**Your goal**
Give back, unchanged, each line from the one containing "A transmission-line span" through the last line of the entries below.

**Data extracts**

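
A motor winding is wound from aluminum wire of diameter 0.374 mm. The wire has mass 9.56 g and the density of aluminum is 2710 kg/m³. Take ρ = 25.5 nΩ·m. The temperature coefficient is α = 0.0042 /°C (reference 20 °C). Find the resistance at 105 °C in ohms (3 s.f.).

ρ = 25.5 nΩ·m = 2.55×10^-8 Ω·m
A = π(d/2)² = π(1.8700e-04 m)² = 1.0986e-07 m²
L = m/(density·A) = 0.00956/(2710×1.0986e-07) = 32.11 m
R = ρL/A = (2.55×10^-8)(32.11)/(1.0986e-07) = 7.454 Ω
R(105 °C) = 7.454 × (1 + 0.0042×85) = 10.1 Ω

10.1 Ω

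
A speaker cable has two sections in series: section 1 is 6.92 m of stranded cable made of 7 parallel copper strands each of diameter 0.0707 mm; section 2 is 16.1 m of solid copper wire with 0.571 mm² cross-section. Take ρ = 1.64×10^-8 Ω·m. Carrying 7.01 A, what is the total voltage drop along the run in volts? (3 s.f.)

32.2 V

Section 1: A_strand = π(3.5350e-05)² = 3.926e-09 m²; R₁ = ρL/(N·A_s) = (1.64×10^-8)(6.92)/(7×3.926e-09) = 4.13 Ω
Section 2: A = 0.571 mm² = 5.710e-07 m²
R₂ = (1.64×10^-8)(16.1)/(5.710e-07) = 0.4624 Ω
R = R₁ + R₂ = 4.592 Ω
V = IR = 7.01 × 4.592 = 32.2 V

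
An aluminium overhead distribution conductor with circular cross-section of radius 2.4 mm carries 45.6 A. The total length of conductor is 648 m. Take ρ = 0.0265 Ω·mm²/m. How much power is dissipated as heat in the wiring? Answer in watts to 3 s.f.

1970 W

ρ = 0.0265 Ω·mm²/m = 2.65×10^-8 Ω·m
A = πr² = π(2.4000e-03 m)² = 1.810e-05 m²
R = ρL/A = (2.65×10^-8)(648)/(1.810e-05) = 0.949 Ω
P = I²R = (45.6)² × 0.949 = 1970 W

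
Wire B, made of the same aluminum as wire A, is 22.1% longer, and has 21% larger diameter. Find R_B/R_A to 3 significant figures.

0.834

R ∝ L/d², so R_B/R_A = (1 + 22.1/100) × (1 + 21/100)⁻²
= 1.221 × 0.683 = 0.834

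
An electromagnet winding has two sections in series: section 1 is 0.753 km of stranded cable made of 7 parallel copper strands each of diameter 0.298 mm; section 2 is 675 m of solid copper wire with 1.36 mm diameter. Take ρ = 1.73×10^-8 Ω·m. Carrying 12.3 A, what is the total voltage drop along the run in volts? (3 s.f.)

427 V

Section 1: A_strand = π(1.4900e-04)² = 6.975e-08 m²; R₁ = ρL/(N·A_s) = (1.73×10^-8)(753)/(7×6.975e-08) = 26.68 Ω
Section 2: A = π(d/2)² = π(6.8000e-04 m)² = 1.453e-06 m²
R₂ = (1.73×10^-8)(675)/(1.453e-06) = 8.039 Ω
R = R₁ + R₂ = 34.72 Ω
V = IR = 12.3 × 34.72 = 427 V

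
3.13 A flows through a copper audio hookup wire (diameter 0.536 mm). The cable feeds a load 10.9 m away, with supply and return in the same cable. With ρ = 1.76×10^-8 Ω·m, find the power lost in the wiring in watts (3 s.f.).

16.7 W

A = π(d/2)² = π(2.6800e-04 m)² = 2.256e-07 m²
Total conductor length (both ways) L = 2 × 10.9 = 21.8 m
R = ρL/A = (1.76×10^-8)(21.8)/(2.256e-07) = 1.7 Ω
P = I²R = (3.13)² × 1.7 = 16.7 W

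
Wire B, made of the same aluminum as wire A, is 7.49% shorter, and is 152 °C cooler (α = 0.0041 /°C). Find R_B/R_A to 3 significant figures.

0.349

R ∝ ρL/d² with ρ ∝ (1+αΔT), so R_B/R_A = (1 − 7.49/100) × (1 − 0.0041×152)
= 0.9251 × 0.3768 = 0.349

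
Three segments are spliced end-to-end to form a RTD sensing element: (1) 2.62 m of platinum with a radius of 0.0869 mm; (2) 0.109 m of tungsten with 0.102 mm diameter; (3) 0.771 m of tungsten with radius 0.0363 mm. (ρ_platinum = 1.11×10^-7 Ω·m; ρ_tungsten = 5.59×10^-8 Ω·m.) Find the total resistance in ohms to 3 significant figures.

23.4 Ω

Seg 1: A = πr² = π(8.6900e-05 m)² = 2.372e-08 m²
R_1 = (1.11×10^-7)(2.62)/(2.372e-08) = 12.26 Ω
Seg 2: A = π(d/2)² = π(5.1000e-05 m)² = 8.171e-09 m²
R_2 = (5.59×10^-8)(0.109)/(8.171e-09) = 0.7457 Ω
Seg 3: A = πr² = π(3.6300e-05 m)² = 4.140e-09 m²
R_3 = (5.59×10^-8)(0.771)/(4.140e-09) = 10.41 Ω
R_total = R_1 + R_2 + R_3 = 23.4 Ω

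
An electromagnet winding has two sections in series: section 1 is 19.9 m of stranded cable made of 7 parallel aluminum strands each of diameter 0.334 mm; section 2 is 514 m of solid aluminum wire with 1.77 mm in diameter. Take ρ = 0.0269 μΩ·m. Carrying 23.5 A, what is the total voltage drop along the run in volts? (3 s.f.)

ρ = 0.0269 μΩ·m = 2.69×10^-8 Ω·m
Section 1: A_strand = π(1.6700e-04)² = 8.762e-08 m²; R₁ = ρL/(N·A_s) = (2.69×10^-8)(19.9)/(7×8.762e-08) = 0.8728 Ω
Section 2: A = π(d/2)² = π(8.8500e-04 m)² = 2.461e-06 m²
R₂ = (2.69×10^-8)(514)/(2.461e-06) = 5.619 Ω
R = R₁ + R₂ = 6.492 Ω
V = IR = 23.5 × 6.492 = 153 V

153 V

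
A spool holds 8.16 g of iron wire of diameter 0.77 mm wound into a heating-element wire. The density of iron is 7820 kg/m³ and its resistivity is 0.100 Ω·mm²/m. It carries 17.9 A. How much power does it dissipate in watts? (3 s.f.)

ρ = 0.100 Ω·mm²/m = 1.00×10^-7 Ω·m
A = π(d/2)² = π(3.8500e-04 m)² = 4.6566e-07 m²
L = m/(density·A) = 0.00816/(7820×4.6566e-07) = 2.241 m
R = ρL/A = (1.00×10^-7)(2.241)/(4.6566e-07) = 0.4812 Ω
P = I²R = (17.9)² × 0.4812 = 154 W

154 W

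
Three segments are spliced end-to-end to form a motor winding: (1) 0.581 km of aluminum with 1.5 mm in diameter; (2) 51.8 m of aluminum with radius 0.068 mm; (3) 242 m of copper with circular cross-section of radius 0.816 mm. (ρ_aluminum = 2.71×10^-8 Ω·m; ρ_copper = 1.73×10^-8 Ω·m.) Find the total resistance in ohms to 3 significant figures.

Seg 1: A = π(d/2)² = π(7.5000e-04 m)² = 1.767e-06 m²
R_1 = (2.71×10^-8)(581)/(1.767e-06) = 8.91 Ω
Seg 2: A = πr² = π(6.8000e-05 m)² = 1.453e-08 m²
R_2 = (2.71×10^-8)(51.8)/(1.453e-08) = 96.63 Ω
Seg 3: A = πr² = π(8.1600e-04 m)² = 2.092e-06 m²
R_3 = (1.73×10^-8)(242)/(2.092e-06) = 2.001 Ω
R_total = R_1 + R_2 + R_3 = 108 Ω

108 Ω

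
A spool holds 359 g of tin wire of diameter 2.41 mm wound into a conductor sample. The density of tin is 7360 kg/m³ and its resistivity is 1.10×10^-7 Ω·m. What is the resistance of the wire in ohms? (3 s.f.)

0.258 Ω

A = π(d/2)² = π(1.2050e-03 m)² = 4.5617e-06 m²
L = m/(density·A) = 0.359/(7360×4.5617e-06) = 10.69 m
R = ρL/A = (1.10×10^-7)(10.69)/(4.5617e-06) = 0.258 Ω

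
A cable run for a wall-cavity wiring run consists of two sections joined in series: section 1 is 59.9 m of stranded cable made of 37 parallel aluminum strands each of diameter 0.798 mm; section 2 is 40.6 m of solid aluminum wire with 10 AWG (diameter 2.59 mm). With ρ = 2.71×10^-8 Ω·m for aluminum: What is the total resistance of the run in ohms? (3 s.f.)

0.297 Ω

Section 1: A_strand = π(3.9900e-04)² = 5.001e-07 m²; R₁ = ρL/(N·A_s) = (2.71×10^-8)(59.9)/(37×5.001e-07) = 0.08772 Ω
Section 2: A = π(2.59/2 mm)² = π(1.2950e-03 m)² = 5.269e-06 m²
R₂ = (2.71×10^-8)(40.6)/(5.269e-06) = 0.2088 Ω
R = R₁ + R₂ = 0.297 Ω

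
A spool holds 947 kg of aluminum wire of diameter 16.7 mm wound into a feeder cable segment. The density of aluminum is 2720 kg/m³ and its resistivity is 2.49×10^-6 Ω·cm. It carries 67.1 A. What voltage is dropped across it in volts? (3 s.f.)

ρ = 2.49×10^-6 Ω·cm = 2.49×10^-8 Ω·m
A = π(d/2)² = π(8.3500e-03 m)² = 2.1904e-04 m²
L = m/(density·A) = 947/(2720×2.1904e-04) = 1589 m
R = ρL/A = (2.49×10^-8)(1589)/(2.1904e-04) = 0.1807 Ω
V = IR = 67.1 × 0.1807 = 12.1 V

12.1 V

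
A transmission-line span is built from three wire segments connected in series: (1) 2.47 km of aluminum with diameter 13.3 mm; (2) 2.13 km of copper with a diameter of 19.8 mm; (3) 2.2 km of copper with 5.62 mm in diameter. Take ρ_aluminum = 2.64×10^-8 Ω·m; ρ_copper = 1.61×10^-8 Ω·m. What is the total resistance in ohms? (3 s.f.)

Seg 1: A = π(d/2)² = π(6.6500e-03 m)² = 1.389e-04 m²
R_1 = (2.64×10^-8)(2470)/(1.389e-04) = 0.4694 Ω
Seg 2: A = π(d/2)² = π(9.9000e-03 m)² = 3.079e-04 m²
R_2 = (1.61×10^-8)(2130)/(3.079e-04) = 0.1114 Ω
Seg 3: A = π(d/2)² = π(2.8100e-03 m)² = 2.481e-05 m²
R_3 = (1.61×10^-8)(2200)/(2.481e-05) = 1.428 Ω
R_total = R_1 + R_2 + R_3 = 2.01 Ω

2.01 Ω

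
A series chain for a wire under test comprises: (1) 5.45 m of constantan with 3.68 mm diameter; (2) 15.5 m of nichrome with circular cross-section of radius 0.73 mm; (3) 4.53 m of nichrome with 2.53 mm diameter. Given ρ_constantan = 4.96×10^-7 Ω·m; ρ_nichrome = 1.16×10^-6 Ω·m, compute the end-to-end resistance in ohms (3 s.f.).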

**Solution to the exercise**
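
A transmission-line span is built from three wire segments connected in series: (1) 2.47 km of aluminum with diameter 13.3 mm; (2) 2.13 km of copper with a diameter of 19.8 mm; (3) 2.2 km of copper with 5.62 mm in diameter. Take ρ_aluminum = 2.64×10^-8 Ω·m; ρ_copper = 1.61×10^-8 Ω·m. What is the total resistance in ohms? (3 s.f.)

Seg 1: A = π(d/2)² = π(6.6500e-03 m)² = 1.389e-04 m²
R_1 = (2.64×10^-8)(2470)/(1.389e-04) = 0.4694 Ω
Seg 2: A = π(d/2)² = π(9.9000e-03 m)² = 3.079e-04 m²
R_2 = (1.61×10^-8)(2130)/(3.079e-04) = 0.1114 Ω
Seg 3: A = π(d/2)² = π(2.8100e-03 m)² = 2.481e-05 m²
R_3 = (1.61×10^-8)(2200)/(2.481e-05) = 1.428 Ω
R_total = R_1 + R_2 + R_3 = 2.01 Ω

2.01 Ω

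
A series chain for a wire under test comprises: (1) 5.45 m of constantan with 3.68 mm diameter; (2) 15.5 m of nichrome with circular cross-section of radius 0.73 mm; (3) 4.53 m of nichrome with 2.53 mm diameter. Given ρ_constantan = 4.96×10^-7 Ω·m; ρ_nichrome = 1.16×10^-6 Ω·m, compute the end-to-end resistance in ohms (3 s.f.).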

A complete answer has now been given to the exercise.